* Information given

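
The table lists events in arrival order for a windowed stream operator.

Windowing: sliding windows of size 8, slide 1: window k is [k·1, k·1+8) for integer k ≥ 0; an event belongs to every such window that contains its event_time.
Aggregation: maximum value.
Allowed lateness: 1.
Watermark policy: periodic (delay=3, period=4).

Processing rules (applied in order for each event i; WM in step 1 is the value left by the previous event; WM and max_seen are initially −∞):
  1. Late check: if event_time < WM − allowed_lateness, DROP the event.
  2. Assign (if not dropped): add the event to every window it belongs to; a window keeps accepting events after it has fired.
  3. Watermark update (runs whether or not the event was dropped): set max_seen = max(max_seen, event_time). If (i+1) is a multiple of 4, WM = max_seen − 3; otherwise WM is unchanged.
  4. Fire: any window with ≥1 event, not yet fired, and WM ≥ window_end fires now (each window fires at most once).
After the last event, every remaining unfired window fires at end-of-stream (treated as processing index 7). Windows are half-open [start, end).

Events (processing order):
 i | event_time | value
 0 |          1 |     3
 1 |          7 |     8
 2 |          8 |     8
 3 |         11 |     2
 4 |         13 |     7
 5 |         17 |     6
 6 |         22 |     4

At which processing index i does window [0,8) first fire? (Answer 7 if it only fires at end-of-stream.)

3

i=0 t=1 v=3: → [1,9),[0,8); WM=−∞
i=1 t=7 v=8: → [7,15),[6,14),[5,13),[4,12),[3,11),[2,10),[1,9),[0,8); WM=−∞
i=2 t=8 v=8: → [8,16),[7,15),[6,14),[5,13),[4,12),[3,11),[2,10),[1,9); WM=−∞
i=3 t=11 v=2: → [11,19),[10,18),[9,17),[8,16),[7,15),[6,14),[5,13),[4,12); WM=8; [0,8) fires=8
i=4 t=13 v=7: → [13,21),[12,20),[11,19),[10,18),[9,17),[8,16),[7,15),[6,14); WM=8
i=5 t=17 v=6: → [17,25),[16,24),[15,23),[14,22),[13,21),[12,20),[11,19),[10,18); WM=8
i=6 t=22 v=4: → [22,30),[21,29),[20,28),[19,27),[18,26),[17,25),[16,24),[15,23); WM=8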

* Exercise goal
Output the data in full, exactly as it stands.

* Task output
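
The table lists events in arrival order for a windowed stream operator.

Windowing: sliding windows of size 8, slide 1: window k is [k·1, k·1+8) for integer k ≥ 0; an event belongs to every such window that contains its event_time.
Aggregation: maximum value.
Allowed lateness: 1.
Watermark policy: periodic (delay=3, period=4).

Processing rules (applied in order for each event i; WM in step 1 is the value left by the previous event; WM and max_seen are initially −∞):
  1. Late check: if event_time < WM − allowed_lateness, DROP the event.
  2. Assign (if not dropped): add the event to every window it belongs to; a window keeps accepting events after it has fired.
  3. Watermark update (runs whether or not the event was dropped): set max_seen = max(max_seen, event_time). If (i+1) is a multiple of 4, WM = max_seen − 3; otherwise WM is unchanged.
  4. Fire: any window with ≥1 event, not yet fired, and WM ≥ window_end fires now (each window fires at most once).
After the last event, every remaining unfired window fires at end-of-stream (treated as processing index 7). Windows are half-open [start, end).

Events (processing order):
 i | event_time | value
 0 |          1 |     3
 1 |          7 |     8
 2 |          8 |     8
 3 |         11 |     2
 4 |         13 |     7
 5 |         17 |     6
 6 |         22 |     4

At which processing index i does window [0,8) first fire? (Answer 7 if it only fires at end-of-stream.)

3

i=0 t=1 v=3: → [1,9),[0,8); WM=−∞
i=1 t=7 v=8: → [7,15),[6,14),[5,13),[4,12),[3,11),[2,10),[1,9),[0,8); WM=−∞
i=2 t=8 v=8: → [8,16),[7,15),[6,14),[5,13),[4,12),[3,11),[2,10),[1,9); WM=−∞
i=3 t=11 v=2: → [11,19),[10,18),[9,17),[8,16),[7,15),[6,14),[5,13),[4,12); WM=8; [0,8) fires=8
i=4 t=13 v=7: → [13,21),[12,20),[11,19),[10,18),[9,17),[8,16),[7,15),[6,14); WM=8
i=5 t=17 v=6: → [17,25),[16,24),[15,23),[14,22),[13,21),[12,20),[11,19),[10,18); WM=8
i=6 t=22 v=4: → [22,30),[21,29),[20,28),[19,27),[18,26),[17,25),[16,24),[15,23); WM=8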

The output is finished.